_What you will do_
Starting at the top of the entries below, set down every line exactly, please, until you reach the line with "Under the following", which is included too.

** Opening Information shown block **

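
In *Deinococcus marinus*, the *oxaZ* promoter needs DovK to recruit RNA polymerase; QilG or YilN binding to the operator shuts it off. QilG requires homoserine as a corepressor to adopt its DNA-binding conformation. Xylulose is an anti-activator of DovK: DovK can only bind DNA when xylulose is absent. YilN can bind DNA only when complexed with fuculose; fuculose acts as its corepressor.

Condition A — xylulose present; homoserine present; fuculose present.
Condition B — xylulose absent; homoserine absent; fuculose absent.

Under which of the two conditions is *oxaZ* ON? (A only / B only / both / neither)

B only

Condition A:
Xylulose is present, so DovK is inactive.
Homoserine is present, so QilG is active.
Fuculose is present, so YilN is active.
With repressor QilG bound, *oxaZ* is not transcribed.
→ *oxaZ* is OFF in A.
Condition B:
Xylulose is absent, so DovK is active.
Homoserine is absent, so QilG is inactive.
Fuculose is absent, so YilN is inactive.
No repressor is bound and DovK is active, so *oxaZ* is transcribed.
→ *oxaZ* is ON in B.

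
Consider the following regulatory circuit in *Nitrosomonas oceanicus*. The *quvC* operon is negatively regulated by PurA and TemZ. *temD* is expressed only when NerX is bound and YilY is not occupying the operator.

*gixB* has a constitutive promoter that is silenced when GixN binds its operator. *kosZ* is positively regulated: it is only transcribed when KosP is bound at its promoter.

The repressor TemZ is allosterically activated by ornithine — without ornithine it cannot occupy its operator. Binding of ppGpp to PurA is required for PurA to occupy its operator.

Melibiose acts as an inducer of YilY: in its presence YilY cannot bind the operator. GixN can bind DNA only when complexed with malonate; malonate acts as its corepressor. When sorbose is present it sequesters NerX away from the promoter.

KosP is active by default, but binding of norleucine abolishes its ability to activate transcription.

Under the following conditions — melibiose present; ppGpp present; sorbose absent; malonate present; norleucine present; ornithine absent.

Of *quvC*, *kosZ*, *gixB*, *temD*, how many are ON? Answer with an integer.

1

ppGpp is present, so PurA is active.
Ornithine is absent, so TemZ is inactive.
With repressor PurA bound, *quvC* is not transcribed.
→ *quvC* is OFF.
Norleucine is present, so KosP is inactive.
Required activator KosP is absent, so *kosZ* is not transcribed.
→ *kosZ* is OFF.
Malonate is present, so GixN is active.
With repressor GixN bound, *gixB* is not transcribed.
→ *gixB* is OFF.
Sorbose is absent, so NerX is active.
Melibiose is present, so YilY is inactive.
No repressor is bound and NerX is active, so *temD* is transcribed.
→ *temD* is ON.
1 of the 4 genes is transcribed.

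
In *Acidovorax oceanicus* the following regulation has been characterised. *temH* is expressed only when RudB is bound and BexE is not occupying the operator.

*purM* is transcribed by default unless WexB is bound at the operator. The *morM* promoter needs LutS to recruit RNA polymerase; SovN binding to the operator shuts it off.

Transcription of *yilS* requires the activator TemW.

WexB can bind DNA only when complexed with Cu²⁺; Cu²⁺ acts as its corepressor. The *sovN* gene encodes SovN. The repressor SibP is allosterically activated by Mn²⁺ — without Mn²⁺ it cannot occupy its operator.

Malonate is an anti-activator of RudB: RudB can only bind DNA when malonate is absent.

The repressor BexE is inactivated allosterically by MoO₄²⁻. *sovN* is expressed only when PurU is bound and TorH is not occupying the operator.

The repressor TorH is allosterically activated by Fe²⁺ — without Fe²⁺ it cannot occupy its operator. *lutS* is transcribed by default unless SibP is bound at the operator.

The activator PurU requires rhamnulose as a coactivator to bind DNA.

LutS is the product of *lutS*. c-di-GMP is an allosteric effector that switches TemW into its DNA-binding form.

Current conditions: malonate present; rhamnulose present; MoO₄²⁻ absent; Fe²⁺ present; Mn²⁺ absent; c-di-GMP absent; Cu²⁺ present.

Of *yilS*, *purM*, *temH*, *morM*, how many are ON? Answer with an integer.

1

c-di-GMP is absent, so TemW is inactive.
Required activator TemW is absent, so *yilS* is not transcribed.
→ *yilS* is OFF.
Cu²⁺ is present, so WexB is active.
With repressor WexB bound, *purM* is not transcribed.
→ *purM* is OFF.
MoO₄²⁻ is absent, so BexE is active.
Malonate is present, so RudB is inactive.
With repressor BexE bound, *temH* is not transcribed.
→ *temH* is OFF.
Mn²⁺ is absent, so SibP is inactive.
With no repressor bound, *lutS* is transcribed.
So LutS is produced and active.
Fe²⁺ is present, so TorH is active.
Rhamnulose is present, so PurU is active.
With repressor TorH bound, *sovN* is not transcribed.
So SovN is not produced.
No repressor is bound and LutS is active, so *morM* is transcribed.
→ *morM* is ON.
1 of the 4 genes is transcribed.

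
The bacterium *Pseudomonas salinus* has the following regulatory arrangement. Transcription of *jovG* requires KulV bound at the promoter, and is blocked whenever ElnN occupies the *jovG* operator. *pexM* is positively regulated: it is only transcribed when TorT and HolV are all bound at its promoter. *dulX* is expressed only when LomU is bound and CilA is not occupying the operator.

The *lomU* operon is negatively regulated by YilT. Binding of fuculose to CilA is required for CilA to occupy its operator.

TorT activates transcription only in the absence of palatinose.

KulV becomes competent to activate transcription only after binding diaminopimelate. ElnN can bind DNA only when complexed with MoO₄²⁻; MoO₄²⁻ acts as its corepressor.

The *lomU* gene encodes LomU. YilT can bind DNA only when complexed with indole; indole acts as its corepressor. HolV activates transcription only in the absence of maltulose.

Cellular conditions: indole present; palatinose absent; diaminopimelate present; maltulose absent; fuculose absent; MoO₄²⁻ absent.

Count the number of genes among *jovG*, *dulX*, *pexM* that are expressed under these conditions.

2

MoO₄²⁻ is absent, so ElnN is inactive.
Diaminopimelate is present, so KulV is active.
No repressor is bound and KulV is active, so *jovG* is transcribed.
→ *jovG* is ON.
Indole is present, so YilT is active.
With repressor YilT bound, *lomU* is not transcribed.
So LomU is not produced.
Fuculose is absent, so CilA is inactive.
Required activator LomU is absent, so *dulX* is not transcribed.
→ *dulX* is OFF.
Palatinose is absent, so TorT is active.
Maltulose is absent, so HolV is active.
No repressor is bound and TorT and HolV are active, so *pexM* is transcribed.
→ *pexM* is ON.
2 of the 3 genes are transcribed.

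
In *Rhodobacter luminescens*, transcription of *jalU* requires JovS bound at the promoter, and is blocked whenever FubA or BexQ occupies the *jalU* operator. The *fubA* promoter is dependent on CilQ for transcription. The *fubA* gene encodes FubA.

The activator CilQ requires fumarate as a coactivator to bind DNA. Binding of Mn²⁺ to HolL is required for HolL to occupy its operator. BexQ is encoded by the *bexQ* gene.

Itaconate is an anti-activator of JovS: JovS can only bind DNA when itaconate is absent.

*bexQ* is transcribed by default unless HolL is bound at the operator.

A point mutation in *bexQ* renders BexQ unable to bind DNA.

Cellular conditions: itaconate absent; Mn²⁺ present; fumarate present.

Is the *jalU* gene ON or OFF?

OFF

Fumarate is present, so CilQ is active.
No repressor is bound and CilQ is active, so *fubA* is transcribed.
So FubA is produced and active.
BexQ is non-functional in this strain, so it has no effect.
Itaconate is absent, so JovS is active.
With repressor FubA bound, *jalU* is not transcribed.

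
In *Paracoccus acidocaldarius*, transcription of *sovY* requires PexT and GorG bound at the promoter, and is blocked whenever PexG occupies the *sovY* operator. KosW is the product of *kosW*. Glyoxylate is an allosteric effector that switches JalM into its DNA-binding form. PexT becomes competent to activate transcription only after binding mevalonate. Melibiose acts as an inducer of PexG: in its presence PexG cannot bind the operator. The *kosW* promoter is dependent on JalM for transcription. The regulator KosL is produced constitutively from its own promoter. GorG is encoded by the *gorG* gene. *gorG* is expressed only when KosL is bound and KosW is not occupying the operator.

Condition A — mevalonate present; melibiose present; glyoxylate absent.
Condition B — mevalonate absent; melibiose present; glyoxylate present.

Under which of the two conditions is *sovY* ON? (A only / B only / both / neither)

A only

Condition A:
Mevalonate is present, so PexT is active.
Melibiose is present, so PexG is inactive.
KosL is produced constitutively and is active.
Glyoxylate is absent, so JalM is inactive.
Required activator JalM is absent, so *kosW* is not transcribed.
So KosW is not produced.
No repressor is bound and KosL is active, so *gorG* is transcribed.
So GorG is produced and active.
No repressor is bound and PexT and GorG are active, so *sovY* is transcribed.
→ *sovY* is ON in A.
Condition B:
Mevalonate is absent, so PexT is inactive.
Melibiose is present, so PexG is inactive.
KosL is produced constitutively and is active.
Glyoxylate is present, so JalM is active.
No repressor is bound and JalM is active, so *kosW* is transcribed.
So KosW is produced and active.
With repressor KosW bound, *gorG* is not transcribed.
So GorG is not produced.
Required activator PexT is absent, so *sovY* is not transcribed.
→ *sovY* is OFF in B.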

** Closing Information shown block **

_Answer below_
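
In *Deinococcus marinus*, the *oxaZ* promoter needs DovK to recruit RNA polymerase; QilG or YilN binding to the operator shuts it off. QilG requires homoserine as a corepressor to adopt its DNA-binding conformation. Xylulose is an anti-activator of DovK: DovK can only bind DNA when xylulose is absent. YilN can bind DNA only when complexed with fuculose; fuculose acts as its corepressor.

Condition A — xylulose present; homoserine present; fuculose present.
Condition B — xylulose absent; homoserine absent; fuculose absent.

Under which of the two conditions is *oxaZ* ON? (A only / B only / both / neither)

B only

Condition A:
Xylulose is present, so DovK is inactive.
Homoserine is present, so QilG is active.
Fuculose is present, so YilN is active.
With repressor QilG bound, *oxaZ* is not transcribed.
→ *oxaZ* is OFF in A.
Condition B:
Xylulose is absent, so DovK is active.
Homoserine is absent, so QilG is inactive.
Fuculose is absent, so YilN is inactive.
No repressor is bound and DovK is active, so *oxaZ* is transcribed.
→ *oxaZ* is ON in B.

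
Consider the following regulatory circuit in *Nitrosomonas oceanicus*. The *quvC* operon is negatively regulated by PurA and TemZ. *temD* is expressed only when NerX is bound and YilY is not occupying the operator.

*gixB* has a constitutive promoter that is silenced when GixN binds its operator. *kosZ* is positively regulated: it is only transcribed when KosP is bound at its promoter.

The repressor TemZ is allosterically activated by ornithine — without ornithine it cannot occupy its operator. Binding of ppGpp to PurA is required for PurA to occupy its operator.

Melibiose acts as an inducer of YilY: in its presence YilY cannot bind the operator. GixN can bind DNA only when complexed with malonate; malonate acts as its corepressor. When sorbose is present it sequesters NerX away from the promoter.

KosP is active by default, but binding of norleucine abolishes its ability to activate transcription.

Under the following conditions — melibiose present; ppGpp present; sorbose absent; malonate present; norleucine present; ornithine absent.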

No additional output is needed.